**WORK REQUEST:** Your result will be the set of lines with "register", copied from the material below.
---
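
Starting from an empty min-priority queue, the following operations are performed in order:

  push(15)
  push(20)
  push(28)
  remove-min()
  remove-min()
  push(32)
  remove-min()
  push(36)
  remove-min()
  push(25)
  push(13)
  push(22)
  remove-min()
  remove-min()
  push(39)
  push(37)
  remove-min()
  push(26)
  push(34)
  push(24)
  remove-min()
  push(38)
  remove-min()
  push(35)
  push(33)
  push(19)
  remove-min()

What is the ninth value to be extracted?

26

insert 15 → {15}
insert 20 → {15, 20}
insert 28 → {15, 20, 28}
remove-min → 15; now {20, 28}
remove-min → 20; now {28}
insert 32 → {28, 32}
remove-min → 28; now {32}
insert 36 → {32, 36}
remove-min → 32; now {36}
insert 25 → {25, 36}
insert 13 → {13, 25, 36}
insert 22 → {13, 22, 25, 36}
remove-min → 13; now {22, 25, 36}
remove-min → 22; now {25, 36}
insert 39 → {25, 36, 39}
insert 37 → {25, 36, 37, 39}
remove-min → 25; now {36, 37, 39}
insert 26 → {26, 36, 37, 39}
insert 34 → {26, 34, 36, 37, 39}
insert 24 → {24, 26, 34, 36, 37, 39}
remove-min → 24; now {26, 34, 36, 37, 39}
insert 38 → {26, 34, 36, 37, 38, 39}
remove-min → 26; now {34, 36, 37, 38, 39}
insert 35 → {34, 35, 36, 37, 38, 39}
insert 33 → {33, 34, 35, 36, 37, 38, 39}
insert 19 → {19, 33, 34, 35, 36, 37, 38, 39}
remove-min → 19; now {33, 34, 35, 36, 37, 38, 39}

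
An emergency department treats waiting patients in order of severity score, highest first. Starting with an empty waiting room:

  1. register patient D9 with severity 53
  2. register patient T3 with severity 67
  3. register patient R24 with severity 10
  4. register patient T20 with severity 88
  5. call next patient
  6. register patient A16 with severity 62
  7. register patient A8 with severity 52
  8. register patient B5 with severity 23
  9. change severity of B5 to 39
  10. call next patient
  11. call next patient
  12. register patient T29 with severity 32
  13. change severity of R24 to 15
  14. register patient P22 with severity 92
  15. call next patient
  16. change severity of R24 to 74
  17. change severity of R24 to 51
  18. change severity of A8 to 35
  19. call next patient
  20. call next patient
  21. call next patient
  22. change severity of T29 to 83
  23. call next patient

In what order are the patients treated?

T20 → T3 → A16 → P22 → D9 → R24 → B5 → T29

add D9 (severity 53) → {D9:53}
add T3 (severity 67) → {T3:67, D9:53}
add R24 (severity 10) → {T3:67, D9:53, R24:10}
add T20 (severity 88) → {T20:88, T3:67, D9:53, R24:10}
call next patient → T20; now {T3:67, D9:53, R24:10}
add A16 (severity 62) → {T3:67, A16:62, D9:53, R24:10}
add A8 (severity 52) → {T3:67, A16:62, D9:53, A8:52, R24:10}
add B5 (severity 23) → {T3:67, A16:62, D9:53, A8:52, B5:23, R24:10}
update B5 to severity 39 → {T3:67, A16:62, D9:53, A8:52, B5:39, R24:10}
call next patient → T3; now {A16:62, D9:53, A8:52, B5:39, R24:10}
call next patient → A16; now {D9:53, A8:52, B5:39, R24:10}
add T29 (severity 32) → {D9:53, A8:52, B5:39, T29:32, R24:10}
update R24 to severity 15 → {D9:53, A8:52, B5:39, T29:32, R24:15}
add P22 (severity 92) → {P22:92, D9:53, A8:52, B5:39, T29:32, R24:15}
call next patient → P22; now {D9:53, A8:52, B5:39, T29:32, R24:15}
update R24 to severity 74 → {R24:74, D9:53, A8:52, B5:39, T29:32}
update R24 to severity 51 → {D9:53, A8:52, R24:51, B5:39, T29:32}
update A8 to severity 35 → {D9:53, R24:51, B5:39, A8:35, T29:32}
call next patient → D9; now {R24:51, B5:39, A8:35, T29:32}
call next patient → R24; now {B5:39, A8:35, T29:32}
call next patient → B5; now {A8:35, T29:32}
update T29 to severity 83 → {T29:83, A8:35}
call next patient → T29; now {A8:35}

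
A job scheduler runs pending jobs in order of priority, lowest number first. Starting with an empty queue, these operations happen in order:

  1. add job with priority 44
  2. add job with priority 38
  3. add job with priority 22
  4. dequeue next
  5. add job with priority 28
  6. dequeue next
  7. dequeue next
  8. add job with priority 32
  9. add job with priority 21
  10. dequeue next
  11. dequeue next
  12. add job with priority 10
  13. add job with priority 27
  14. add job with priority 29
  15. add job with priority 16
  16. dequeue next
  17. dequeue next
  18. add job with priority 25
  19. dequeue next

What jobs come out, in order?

22, 28, 38, 21, 32, 10, 16, 25

insert 44 → {44}
insert 38 → {38, 44}
insert 22 → {22, 38, 44}
dequeue next → 22; now {38, 44}
insert 28 → {28, 38, 44}
dequeue next → 28; now {38, 44}
dequeue next → 38; now {44}
insert 32 → {32, 44}
insert 21 → {21, 32, 44}
dequeue next → 21; now {32, 44}
dequeue next → 32; now {44}
insert 10 → {10, 44}
insert 27 → {10, 27, 44}
insert 29 → {10, 27, 29, 44}
insert 16 → {10, 16, 27, 29, 44}
dequeue next → 10; now {16, 27, 29, 44}
dequeue next → 16; now {27, 29, 44}
insert 25 → {25, 27, 29, 44}
dequeue next → 25; now {27, 29, 44}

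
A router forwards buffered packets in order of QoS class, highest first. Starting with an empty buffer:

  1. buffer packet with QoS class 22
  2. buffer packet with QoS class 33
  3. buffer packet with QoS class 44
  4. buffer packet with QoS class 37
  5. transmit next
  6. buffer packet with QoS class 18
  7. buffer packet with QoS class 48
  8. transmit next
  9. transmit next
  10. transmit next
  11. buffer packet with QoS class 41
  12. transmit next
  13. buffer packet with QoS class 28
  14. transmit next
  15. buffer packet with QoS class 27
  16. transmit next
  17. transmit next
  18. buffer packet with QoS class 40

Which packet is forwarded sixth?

insert 22 → {22}
insert 33 → {33, 22}
insert 44 → {44, 33, 22}
insert 37 → {44, 37, 33, 22}
transmit next → 44; now {37, 33, 22}
insert 18 → {37, 33, 22, 18}
insert 48 → {48, 37, 33, 22, 18}
transmit next → 48; now {37, 33, 22, 18}
transmit next → 37; now {33, 22, 18}
transmit next → 33; now {22, 18}
insert 41 → {41, 22, 18}
transmit next → 41; now {22, 18}
insert 28 → {28, 22, 18}
transmit next → 28; now {22, 18}
insert 27 → {27, 22, 18}
transmit next → 27; now {22, 18}
transmit next → 22; now {18}
insert 40 → {40, 18}

28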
---
**ANSWER:**
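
  1. register patient D9 with severity 53
  2. register patient T3 with severity 67
  3. register patient R24 with severity 10
  4. register patient T20 with severity 88
  6. register patient A16 with severity 62
  7. register patient A8 with severity 52
  8. register patient B5 with severity 23
  12. register patient T29 with severity 32
  14. register patient P22 with severity 92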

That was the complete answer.